EXERCISE DESCRIPTION: In how many lines of the records below does the word "diminish" appear? Reply with the number only.
SOURCE MATERIAL: Begin
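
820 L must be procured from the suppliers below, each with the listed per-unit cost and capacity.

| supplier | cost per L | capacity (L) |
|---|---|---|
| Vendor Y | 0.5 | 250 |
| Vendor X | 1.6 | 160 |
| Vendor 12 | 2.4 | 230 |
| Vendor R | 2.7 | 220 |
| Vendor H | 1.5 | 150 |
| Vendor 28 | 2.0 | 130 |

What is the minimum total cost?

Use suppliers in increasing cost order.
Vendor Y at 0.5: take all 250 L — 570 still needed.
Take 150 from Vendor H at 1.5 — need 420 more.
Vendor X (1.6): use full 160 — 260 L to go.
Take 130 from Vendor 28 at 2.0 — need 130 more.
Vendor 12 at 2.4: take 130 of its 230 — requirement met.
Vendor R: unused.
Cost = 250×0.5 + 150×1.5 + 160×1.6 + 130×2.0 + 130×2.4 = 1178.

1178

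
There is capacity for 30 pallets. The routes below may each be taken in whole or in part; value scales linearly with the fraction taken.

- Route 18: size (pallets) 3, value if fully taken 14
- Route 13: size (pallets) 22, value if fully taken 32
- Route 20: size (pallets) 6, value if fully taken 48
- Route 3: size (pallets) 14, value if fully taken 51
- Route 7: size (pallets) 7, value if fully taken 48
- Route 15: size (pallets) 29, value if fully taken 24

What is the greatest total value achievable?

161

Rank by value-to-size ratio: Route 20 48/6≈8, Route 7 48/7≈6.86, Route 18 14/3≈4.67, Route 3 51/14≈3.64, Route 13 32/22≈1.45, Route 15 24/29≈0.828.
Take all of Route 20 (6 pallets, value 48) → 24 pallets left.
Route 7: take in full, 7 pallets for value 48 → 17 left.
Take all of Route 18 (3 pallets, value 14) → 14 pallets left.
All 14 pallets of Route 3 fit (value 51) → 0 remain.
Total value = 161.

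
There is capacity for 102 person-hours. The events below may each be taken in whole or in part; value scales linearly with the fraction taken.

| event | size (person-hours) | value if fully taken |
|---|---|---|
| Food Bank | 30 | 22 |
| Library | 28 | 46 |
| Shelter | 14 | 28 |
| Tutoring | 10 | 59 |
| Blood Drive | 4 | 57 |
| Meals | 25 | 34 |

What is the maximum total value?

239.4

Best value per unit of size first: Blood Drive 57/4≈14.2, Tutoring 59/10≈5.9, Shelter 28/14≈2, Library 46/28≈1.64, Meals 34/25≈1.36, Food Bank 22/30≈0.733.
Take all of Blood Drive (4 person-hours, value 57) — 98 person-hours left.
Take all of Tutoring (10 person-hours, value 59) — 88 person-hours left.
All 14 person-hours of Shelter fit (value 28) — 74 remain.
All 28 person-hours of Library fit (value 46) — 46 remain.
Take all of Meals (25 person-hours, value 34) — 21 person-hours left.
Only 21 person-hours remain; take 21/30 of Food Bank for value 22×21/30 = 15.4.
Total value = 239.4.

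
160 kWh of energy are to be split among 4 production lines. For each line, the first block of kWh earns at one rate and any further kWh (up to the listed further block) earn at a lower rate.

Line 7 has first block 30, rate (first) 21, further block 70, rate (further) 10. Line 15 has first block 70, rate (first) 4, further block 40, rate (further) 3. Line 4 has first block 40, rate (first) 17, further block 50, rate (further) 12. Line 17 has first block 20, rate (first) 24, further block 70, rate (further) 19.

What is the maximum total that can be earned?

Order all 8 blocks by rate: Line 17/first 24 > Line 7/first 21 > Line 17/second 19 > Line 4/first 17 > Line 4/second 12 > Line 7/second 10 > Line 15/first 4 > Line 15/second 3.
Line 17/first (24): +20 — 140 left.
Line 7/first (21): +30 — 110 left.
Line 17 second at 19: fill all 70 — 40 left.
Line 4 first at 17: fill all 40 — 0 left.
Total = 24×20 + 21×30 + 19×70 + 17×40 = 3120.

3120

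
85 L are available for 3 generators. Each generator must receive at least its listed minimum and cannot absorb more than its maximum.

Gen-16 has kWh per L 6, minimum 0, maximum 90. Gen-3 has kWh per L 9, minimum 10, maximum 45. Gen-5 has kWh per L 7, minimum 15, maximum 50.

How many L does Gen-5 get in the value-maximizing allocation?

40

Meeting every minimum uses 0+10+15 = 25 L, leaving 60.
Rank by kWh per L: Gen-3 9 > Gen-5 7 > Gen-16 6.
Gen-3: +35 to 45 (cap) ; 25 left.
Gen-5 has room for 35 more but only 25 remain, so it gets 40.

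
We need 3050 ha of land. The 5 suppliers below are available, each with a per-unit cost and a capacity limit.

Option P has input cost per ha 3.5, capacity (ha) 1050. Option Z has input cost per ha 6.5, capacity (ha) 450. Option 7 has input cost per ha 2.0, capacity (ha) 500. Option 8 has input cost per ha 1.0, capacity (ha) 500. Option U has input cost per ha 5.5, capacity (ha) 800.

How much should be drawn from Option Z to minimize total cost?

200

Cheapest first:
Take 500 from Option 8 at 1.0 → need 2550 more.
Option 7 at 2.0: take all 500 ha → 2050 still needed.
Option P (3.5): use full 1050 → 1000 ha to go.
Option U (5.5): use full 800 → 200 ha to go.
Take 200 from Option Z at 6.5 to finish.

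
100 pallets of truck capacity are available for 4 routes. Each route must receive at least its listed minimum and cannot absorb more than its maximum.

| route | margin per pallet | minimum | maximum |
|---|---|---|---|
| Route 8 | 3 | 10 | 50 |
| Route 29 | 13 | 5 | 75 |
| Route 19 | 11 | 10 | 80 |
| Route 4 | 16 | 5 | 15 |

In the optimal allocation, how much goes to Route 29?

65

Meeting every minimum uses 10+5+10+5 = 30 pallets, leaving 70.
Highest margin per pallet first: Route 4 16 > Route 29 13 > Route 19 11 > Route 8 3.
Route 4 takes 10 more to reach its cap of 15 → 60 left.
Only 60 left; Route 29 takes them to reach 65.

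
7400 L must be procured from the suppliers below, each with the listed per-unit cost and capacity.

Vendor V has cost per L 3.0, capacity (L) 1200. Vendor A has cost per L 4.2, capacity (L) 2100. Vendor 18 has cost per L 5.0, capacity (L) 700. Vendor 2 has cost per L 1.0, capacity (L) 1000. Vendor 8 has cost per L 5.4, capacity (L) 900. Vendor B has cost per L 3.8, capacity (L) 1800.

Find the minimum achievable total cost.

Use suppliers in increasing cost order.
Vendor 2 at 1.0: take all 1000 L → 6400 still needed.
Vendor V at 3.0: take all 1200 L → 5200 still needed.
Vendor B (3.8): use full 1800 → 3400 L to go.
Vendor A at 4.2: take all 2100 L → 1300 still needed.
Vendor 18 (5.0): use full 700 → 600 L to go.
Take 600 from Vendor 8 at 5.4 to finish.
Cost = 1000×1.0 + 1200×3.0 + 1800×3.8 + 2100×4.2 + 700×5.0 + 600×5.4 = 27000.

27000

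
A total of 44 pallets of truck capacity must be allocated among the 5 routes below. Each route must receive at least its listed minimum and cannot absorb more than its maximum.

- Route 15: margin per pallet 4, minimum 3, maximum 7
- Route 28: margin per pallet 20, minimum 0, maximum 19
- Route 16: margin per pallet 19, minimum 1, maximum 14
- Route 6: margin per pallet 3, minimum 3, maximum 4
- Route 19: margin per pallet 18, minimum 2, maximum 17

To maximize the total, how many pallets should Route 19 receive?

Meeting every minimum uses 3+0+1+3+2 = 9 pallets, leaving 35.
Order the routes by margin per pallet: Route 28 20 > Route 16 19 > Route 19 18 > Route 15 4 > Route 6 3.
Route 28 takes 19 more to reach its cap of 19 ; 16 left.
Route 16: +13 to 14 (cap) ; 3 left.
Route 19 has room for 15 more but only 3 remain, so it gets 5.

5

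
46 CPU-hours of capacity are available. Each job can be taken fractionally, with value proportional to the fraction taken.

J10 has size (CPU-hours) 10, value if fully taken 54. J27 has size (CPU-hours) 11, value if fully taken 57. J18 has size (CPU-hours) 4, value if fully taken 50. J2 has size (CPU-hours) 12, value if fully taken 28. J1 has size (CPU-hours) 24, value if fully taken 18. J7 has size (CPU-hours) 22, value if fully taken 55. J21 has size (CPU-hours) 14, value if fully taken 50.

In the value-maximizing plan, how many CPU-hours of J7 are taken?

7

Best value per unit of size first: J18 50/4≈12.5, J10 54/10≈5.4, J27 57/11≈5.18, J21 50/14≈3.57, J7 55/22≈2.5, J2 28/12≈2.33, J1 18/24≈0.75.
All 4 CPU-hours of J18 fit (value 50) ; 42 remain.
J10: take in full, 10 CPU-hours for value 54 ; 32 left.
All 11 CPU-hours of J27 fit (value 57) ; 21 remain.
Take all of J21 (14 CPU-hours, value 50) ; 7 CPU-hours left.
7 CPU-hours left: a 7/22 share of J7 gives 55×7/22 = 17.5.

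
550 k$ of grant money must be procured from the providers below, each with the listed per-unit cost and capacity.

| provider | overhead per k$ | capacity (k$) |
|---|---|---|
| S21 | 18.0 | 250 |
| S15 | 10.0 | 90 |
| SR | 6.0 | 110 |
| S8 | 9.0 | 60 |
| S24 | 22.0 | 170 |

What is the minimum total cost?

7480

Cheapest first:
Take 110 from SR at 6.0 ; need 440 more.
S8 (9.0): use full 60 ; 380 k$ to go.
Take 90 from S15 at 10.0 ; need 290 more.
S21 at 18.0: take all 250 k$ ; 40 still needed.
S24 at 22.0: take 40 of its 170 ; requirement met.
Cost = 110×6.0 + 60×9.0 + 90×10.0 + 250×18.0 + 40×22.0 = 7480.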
SOURCE MATERIAL: End
SOURCE MATERIAL: Begin
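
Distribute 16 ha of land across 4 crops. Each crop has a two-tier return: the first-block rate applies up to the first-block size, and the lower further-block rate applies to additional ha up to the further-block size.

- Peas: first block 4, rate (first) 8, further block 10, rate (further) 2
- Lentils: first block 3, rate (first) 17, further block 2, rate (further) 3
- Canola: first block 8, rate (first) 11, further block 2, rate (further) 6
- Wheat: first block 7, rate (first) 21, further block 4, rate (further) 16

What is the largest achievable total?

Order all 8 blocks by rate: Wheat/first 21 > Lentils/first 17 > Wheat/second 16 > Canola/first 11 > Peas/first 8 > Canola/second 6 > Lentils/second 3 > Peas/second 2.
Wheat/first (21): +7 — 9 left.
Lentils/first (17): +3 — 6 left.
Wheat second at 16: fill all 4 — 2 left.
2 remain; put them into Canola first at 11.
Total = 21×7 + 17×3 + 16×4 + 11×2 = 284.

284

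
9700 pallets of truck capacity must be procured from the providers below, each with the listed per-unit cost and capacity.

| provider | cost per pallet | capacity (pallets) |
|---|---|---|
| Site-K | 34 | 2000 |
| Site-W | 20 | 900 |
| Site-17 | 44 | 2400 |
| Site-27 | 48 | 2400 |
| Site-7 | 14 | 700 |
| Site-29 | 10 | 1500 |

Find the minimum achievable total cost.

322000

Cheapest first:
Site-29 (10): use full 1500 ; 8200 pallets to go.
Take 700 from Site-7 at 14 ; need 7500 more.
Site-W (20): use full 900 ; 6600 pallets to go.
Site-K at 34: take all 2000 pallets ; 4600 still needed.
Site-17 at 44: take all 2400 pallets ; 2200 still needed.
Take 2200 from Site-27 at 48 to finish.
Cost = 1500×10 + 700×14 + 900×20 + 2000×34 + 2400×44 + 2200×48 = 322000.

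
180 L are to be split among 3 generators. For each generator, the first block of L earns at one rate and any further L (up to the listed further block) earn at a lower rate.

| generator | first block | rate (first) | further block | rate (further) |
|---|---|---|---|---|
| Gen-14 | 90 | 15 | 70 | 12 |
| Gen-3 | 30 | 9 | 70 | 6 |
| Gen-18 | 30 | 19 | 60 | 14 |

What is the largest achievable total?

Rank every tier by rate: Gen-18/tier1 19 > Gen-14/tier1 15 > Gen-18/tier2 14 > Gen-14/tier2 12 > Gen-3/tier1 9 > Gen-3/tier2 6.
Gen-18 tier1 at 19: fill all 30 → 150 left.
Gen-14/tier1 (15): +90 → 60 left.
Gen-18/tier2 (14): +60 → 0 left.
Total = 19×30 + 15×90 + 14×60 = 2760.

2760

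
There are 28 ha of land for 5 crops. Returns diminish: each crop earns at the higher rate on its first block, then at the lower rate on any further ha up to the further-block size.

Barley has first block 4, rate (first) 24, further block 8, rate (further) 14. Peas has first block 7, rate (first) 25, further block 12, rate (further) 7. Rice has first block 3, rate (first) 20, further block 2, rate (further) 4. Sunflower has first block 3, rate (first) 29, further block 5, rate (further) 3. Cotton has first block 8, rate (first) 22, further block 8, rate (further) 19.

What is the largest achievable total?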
SOURCE MATERIAL: End
SOURCE MATERIAL: Begin
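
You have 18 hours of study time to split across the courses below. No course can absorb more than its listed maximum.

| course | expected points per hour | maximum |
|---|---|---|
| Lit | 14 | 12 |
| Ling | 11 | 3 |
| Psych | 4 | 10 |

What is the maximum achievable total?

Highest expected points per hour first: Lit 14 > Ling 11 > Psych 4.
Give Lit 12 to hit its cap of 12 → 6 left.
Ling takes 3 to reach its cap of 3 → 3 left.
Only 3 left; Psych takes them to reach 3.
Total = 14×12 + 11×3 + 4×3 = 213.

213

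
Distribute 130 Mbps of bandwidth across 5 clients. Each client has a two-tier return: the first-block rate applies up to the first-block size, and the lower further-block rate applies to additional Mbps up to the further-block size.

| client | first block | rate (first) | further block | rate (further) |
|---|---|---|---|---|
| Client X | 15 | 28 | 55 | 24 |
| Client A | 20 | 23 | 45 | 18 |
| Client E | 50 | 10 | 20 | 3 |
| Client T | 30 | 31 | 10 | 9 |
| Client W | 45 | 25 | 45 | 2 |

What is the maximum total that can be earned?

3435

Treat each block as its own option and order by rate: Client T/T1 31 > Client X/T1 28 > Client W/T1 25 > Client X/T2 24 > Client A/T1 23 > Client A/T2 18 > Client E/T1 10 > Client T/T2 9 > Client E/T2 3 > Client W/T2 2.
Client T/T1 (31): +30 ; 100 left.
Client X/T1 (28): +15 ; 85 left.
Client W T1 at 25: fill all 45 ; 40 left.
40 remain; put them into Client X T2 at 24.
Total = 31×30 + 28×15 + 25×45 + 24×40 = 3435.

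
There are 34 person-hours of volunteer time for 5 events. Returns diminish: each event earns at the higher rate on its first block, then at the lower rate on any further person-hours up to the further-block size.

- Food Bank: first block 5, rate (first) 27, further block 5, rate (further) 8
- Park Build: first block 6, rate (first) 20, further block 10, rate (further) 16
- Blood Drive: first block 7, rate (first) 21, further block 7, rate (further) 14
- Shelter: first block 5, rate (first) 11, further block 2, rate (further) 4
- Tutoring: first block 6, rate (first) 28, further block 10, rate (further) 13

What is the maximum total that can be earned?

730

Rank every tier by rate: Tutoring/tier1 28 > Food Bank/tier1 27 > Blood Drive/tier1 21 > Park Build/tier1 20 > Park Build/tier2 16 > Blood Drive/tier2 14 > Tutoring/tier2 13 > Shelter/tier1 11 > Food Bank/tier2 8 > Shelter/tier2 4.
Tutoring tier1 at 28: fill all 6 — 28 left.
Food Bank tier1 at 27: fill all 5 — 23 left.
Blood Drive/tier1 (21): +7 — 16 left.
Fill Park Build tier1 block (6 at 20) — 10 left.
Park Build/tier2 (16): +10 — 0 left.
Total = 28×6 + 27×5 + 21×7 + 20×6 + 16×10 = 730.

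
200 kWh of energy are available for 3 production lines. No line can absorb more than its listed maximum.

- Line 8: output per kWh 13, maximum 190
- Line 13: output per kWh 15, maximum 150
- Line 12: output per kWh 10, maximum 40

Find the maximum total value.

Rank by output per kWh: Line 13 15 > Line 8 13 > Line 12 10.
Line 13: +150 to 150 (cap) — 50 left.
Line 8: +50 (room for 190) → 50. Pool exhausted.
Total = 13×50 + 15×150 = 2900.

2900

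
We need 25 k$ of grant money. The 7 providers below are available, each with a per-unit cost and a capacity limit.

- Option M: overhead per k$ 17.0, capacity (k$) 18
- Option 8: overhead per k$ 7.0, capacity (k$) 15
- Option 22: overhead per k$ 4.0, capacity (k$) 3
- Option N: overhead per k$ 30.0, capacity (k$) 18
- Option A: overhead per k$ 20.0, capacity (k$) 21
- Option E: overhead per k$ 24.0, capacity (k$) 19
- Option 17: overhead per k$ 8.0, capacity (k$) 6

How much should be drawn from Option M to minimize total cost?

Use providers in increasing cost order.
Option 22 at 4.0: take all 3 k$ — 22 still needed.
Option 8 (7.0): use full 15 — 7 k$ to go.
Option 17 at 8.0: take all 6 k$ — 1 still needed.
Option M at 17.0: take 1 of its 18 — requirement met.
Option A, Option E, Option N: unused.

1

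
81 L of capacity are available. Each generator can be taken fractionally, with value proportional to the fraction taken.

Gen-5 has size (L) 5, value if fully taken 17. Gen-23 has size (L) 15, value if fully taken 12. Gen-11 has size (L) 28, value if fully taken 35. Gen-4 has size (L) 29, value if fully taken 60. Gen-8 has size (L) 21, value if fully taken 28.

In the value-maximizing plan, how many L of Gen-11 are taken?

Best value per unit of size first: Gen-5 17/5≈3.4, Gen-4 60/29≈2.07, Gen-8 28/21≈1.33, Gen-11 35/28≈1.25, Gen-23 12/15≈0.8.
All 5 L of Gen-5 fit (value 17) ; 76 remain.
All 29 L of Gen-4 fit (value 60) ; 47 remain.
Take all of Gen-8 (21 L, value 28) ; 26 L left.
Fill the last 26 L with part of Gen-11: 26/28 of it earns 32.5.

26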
SOURCE MATERIAL: End
RESPONSE TO THE TASK: 2